%%
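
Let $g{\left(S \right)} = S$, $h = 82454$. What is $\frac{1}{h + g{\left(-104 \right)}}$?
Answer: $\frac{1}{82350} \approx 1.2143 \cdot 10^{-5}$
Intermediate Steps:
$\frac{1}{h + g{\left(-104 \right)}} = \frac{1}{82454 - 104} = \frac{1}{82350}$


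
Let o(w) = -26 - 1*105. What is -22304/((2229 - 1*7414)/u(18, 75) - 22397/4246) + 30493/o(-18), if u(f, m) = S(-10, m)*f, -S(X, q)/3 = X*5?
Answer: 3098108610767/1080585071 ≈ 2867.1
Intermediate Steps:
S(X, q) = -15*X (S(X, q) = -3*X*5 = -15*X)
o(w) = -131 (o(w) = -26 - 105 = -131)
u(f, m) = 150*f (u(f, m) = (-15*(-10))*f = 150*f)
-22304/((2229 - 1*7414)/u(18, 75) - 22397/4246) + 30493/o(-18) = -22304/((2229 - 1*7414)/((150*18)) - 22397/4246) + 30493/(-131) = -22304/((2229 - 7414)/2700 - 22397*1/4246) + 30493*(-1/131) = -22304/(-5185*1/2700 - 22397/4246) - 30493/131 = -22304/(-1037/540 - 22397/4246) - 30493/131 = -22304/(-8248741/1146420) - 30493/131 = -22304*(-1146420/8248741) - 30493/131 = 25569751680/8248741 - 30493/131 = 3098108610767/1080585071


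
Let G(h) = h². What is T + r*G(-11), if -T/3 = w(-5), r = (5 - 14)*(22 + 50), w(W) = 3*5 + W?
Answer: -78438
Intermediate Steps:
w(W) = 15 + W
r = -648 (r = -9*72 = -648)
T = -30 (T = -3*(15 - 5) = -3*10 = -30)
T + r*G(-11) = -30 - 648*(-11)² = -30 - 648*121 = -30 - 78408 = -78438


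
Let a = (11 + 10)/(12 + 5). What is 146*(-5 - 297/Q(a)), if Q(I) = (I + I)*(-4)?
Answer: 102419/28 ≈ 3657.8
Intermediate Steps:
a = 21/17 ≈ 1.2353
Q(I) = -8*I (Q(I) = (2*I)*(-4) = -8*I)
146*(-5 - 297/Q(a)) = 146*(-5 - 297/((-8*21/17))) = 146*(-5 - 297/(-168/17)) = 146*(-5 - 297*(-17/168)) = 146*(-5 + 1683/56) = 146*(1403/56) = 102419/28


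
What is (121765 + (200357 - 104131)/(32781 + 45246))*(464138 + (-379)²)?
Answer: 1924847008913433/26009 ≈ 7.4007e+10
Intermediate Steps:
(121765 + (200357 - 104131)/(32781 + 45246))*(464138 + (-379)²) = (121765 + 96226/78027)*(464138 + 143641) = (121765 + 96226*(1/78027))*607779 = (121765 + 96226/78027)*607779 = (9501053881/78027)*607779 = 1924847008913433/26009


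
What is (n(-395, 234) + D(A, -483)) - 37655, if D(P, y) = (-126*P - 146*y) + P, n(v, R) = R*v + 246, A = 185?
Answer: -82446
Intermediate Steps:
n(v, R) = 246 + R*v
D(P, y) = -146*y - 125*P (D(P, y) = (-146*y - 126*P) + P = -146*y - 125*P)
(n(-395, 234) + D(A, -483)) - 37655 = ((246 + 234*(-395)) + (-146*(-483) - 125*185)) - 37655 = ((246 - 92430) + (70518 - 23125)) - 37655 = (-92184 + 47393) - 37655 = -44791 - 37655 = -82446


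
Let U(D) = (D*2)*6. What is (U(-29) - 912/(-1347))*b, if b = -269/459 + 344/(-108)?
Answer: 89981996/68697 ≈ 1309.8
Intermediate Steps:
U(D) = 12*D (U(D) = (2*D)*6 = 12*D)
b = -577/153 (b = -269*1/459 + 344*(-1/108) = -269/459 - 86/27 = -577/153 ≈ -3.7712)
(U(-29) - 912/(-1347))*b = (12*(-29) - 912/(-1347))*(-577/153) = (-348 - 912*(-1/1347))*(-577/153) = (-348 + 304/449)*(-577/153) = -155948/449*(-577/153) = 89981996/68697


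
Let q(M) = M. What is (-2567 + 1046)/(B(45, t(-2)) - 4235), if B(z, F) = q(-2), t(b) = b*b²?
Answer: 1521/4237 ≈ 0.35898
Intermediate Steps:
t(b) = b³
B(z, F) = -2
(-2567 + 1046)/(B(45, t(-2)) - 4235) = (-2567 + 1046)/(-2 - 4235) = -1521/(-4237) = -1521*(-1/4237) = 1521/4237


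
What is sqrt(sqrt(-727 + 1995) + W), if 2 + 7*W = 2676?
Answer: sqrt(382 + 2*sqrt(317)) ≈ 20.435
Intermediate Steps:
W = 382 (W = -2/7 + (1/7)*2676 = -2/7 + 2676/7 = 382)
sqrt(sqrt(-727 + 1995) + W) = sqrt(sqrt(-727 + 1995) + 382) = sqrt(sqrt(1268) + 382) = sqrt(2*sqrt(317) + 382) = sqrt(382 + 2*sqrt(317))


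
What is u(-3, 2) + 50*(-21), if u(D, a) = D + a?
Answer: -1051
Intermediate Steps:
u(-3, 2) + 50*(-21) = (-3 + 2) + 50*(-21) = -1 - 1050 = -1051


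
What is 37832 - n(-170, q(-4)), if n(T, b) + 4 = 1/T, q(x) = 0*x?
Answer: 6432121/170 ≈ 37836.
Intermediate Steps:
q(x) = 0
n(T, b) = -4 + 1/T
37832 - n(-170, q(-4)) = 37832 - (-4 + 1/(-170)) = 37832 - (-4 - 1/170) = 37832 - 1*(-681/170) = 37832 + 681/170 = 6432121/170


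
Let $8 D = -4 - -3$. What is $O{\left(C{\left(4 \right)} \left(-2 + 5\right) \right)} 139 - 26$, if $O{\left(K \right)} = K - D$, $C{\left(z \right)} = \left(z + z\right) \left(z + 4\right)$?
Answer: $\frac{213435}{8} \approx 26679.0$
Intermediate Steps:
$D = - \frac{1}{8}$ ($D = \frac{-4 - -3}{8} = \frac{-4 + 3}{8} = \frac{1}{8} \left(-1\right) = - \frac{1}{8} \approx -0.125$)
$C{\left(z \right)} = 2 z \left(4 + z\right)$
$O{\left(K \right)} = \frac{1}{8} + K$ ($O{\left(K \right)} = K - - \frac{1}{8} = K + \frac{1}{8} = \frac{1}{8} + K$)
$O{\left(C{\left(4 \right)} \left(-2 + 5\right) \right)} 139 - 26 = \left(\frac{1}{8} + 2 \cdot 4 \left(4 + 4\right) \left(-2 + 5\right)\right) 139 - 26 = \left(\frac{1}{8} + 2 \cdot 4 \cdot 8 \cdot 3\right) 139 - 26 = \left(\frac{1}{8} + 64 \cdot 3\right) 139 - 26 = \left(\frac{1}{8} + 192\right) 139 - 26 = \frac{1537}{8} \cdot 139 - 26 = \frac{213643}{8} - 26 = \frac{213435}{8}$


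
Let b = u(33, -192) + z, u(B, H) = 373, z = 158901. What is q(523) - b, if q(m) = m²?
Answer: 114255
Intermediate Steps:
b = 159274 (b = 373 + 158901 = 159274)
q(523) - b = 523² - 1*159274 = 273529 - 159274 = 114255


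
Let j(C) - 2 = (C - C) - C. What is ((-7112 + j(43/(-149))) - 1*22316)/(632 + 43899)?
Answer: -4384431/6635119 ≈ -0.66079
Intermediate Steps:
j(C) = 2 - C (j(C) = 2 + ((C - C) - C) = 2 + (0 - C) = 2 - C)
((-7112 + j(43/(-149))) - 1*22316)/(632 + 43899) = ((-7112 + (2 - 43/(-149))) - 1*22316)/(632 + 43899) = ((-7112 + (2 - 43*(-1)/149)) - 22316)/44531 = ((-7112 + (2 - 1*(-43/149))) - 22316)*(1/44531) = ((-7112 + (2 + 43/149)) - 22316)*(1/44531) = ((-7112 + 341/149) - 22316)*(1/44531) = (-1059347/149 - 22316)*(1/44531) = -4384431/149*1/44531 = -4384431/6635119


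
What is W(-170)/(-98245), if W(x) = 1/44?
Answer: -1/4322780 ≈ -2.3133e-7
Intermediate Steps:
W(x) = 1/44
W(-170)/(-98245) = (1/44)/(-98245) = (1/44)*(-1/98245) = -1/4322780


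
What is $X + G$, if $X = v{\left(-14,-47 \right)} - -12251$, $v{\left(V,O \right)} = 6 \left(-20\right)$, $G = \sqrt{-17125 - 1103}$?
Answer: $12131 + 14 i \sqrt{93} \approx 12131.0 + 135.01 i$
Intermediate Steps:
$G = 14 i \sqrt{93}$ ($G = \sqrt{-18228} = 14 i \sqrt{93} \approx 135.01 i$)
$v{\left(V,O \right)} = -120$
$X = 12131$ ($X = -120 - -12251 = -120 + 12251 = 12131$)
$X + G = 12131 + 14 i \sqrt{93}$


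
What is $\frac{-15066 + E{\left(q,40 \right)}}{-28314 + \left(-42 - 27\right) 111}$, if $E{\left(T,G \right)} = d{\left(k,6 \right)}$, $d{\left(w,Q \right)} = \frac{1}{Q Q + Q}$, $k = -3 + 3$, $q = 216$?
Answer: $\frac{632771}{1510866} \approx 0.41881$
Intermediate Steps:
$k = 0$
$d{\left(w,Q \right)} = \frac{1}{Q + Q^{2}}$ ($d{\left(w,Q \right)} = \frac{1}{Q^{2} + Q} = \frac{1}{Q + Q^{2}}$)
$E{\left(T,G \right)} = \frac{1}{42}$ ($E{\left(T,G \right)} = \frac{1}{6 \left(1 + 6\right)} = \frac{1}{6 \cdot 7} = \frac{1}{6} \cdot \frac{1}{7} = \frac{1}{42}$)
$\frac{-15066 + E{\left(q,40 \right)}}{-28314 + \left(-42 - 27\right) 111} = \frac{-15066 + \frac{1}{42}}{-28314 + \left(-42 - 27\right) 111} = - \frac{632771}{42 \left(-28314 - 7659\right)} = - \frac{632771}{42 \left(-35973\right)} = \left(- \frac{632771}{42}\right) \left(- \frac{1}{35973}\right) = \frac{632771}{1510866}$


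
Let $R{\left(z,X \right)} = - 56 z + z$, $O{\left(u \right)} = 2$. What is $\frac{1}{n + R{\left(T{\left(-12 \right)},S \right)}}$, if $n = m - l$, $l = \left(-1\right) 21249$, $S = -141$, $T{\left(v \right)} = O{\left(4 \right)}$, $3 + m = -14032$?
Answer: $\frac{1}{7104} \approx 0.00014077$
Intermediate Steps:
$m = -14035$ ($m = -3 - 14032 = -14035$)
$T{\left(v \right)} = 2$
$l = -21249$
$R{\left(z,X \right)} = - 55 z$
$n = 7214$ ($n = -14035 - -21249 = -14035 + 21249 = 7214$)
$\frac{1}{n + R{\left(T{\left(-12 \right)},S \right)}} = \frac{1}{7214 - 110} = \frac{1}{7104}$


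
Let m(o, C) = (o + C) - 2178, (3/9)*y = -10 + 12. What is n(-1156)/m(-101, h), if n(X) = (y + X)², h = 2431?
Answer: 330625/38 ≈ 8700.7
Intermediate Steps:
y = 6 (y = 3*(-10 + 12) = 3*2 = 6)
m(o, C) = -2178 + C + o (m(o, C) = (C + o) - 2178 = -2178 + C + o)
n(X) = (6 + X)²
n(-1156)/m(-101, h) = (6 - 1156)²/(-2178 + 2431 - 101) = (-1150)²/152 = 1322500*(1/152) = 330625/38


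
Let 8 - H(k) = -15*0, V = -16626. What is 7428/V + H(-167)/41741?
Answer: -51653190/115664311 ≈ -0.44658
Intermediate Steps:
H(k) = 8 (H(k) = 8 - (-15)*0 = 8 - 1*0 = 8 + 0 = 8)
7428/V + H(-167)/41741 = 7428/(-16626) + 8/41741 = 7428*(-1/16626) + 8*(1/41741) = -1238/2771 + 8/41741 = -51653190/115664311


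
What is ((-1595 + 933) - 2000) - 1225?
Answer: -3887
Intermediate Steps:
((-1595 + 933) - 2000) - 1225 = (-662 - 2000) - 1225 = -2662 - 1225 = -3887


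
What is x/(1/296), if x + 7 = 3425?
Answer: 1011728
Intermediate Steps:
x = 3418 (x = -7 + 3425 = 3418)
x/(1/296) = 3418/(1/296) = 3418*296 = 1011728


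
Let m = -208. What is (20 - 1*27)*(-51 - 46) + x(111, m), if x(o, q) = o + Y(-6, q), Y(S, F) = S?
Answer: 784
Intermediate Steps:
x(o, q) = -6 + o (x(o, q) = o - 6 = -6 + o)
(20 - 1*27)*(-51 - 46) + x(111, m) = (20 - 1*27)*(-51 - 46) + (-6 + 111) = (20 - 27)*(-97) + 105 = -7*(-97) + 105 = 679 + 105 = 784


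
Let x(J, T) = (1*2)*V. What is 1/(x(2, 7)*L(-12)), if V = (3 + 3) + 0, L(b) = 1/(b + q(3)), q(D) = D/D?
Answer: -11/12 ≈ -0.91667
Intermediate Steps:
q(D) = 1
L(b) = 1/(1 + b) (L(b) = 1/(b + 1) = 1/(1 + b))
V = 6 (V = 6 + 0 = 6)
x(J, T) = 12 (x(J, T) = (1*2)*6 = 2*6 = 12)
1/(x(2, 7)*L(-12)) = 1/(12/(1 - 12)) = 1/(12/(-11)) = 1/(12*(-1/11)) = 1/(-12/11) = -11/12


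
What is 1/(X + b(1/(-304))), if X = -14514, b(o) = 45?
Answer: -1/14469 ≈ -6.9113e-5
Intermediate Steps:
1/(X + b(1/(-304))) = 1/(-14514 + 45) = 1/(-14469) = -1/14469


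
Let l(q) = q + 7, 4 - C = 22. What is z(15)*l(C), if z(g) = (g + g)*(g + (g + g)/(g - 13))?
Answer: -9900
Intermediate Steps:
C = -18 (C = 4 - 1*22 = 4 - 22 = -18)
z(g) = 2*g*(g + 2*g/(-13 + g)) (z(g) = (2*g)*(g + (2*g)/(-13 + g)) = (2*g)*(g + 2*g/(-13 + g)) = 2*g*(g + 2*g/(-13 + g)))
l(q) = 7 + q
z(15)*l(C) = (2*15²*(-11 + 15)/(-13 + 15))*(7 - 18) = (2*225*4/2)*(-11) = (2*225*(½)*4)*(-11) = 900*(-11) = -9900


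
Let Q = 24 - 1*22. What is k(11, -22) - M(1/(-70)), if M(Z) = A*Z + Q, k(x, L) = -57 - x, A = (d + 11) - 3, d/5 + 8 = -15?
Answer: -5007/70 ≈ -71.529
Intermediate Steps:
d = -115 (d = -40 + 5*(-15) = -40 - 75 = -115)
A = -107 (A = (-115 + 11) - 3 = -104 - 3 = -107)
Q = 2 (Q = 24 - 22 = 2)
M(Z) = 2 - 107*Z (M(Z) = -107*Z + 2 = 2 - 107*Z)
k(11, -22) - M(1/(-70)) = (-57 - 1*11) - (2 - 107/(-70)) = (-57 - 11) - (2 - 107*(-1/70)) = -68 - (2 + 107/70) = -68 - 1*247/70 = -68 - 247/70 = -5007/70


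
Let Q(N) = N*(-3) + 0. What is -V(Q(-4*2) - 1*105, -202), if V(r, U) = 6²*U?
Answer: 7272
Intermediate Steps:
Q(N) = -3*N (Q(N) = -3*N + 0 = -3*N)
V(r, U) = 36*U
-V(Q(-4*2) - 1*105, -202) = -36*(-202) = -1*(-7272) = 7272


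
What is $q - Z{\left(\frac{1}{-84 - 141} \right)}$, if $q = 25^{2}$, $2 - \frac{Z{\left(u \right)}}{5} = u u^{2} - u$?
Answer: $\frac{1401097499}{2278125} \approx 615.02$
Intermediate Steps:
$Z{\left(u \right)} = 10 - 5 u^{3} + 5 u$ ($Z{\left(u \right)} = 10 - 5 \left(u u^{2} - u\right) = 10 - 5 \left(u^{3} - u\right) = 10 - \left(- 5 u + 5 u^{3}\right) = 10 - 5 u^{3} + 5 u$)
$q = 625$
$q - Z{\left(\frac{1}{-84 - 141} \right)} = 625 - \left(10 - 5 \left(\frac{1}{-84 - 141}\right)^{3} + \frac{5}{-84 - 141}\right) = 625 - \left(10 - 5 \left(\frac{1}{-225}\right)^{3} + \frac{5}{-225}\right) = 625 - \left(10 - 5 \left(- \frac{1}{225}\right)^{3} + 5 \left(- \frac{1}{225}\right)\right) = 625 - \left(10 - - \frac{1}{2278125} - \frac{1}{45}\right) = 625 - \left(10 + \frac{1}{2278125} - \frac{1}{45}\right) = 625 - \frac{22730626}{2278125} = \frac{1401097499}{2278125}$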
%%
▸ Work instruction
Reproduce the listing word for word from its first line up to and including the line with "Let o(w) = -26". Give no other lines.

▸ Exercise output
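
Let $g{\left(S \right)} = S$, $h = 82454$. What is $\frac{1}{h + g{\left(-104 \right)}}$?
Answer: $\frac{1}{82350} \approx 1.2143 \cdot 10^{-5}$
Intermediate Steps:
$\frac{1}{h + g{\left(-104 \right)}} = \frac{1}{82454 - 104} = \frac{1}{82350}$


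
Let o(w) = -26 - 1*105. What is -22304/((2229 - 1*7414)/u(18, 75) - 22397/4246) + 30493/o(-18), if u(f, m) = S(-10, m)*f, -S(X, q)/3 = X*5?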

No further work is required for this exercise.